EXERCISE: Write down exactly the lines from the one with "D(t) = [k_d L₀/(k_2−k_d)]" to the end of the data, first and last included, and no others.

EXTRACTED RECORDS:
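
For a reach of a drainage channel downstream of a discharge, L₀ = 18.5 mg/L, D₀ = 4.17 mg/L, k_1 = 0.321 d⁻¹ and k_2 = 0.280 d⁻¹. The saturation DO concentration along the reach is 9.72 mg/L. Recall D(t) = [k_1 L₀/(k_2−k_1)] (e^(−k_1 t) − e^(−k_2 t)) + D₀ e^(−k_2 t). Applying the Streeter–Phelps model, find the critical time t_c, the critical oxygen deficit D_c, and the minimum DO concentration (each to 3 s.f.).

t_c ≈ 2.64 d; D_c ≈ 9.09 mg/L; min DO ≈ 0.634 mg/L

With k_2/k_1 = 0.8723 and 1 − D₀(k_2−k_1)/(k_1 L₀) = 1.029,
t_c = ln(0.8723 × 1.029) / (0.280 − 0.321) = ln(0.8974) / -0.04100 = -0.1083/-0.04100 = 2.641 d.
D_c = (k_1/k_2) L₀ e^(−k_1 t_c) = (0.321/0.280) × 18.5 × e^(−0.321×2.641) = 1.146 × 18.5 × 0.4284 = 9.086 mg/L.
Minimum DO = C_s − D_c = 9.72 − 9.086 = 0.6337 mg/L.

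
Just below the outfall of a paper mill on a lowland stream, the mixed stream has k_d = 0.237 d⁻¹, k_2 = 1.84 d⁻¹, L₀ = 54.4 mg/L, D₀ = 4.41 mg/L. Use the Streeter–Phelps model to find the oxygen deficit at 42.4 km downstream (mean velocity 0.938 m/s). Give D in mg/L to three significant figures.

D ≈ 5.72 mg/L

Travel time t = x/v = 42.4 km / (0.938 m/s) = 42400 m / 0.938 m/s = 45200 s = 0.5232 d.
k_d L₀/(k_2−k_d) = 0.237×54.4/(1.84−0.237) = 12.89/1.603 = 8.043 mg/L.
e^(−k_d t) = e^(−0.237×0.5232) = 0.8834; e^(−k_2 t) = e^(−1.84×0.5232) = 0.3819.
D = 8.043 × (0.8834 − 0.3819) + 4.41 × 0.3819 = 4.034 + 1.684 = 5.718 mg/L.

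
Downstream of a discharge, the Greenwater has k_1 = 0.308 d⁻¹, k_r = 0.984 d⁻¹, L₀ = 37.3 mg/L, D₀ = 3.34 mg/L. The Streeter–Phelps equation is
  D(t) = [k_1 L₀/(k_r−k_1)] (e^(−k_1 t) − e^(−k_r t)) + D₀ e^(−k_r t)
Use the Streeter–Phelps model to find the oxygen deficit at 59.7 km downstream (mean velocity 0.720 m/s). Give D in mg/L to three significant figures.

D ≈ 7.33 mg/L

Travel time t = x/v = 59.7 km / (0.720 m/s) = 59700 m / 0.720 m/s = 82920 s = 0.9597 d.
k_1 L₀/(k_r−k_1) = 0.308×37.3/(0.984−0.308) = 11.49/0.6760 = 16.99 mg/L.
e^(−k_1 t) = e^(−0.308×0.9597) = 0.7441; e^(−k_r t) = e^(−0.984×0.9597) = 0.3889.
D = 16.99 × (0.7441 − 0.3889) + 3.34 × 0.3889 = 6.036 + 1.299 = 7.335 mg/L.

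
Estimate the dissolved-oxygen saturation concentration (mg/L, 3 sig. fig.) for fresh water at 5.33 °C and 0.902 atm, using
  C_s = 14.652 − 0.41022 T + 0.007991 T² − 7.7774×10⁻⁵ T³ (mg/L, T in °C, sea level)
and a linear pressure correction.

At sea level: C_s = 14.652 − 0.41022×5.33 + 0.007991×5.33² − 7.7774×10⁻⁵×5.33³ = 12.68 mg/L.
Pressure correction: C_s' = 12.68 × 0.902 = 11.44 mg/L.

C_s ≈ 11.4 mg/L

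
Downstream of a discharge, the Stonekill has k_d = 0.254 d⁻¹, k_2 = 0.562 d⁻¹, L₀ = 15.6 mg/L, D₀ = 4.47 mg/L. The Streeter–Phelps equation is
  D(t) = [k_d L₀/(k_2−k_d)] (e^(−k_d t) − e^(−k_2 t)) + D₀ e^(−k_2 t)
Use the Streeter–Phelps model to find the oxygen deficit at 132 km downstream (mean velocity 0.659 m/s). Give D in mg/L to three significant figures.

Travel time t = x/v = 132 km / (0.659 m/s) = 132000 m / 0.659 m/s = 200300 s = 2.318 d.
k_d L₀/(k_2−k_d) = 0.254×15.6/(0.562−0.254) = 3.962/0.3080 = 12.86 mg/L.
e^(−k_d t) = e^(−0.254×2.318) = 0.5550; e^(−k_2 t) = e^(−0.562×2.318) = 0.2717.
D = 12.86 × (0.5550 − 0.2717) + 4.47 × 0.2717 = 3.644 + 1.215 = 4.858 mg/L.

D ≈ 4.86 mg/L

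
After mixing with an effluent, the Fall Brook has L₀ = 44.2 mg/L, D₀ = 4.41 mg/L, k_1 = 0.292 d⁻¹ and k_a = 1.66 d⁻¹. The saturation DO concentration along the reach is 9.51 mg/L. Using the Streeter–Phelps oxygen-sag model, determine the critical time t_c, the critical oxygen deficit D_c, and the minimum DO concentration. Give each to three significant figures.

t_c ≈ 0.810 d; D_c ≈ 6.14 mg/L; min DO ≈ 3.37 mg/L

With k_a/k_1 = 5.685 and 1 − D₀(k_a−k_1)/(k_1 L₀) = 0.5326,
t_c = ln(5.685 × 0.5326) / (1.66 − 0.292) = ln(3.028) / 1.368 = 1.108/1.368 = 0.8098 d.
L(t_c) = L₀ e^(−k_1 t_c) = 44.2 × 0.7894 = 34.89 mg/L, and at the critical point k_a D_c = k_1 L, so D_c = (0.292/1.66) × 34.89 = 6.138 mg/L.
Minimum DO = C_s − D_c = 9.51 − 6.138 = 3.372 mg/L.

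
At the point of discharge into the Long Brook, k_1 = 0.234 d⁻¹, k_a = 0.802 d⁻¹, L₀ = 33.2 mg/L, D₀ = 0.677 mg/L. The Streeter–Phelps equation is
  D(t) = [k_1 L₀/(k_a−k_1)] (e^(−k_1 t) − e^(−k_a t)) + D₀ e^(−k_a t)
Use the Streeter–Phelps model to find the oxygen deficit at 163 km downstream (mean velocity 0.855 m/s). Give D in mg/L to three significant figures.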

WRITTEN ANSWER:
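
  D(t) = [k_d L₀/(k_2−k_d)] (e^(−k_d t) − e^(−k_2 t)) + D₀ e^(−k_2 t)
Use the Streeter–Phelps model to find the oxygen deficit at 132 km downstream (mean velocity 0.659 m/s). Give D in mg/L to three significant figures.

Travel time t = x/v = 132 km / (0.659 m/s) = 132000 m / 0.659 m/s = 200300 s = 2.318 d.
k_d L₀/(k_2−k_d) = 0.254×15.6/(0.562−0.254) = 3.962/0.3080 = 12.86 mg/L.
e^(−k_d t) = e^(−0.254×2.318) = 0.5550; e^(−k_2 t) = e^(−0.562×2.318) = 0.2717.
D = 12.86 × (0.5550 − 0.2717) + 4.47 × 0.2717 = 3.644 + 1.215 = 4.858 mg/L.

D ≈ 4.86 mg/L

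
After mixing with an effluent, the Fall Brook has L₀ = 44.2 mg/L, D₀ = 4.41 mg/L, k_1 = 0.292 d⁻¹ and k_a = 1.66 d⁻¹. The saturation DO concentration along the reach is 9.51 mg/L. Using the Streeter–Phelps oxygen-sag model, determine the critical time t_c, the critical oxygen deficit D_c, and the minimum DO concentration. Give each to three significant figures.

t_c ≈ 0.810 d; D_c ≈ 6.14 mg/L; min DO ≈ 3.37 mg/L

With k_a/k_1 = 5.685 and 1 − D₀(k_a−k_1)/(k_1 L₀) = 0.5326,
t_c = ln(5.685 × 0.5326) / (1.66 − 0.292) = ln(3.028) / 1.368 = 1.108/1.368 = 0.8098 d.
L(t_c) = L₀ e^(−k_1 t_c) = 44.2 × 0.7894 = 34.89 mg/L, and at the critical point k_a D_c = k_1 L, so D_c = (0.292/1.66) × 34.89 = 6.138 mg/L.
Minimum DO = C_s − D_c = 9.51 − 6.138 = 3.372 mg/L.

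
At the point of discharge into the Long Brook, k_1 = 0.234 d⁻¹, k_a = 0.802 d⁻¹, L₀ = 33.2 mg/L, D₀ = 0.677 mg/L. The Streeter–Phelps equation is
  D(t) = [k_1 L₀/(k_a−k_1)] (e^(−k_1 t) − e^(−k_a t)) + D₀ e^(−k_a t)
Use the Streeter–Phelps model to find the oxygen deficit at 163 km downstream (mean velocity 0.855 m/s). Give D in mg/L to three significant figures.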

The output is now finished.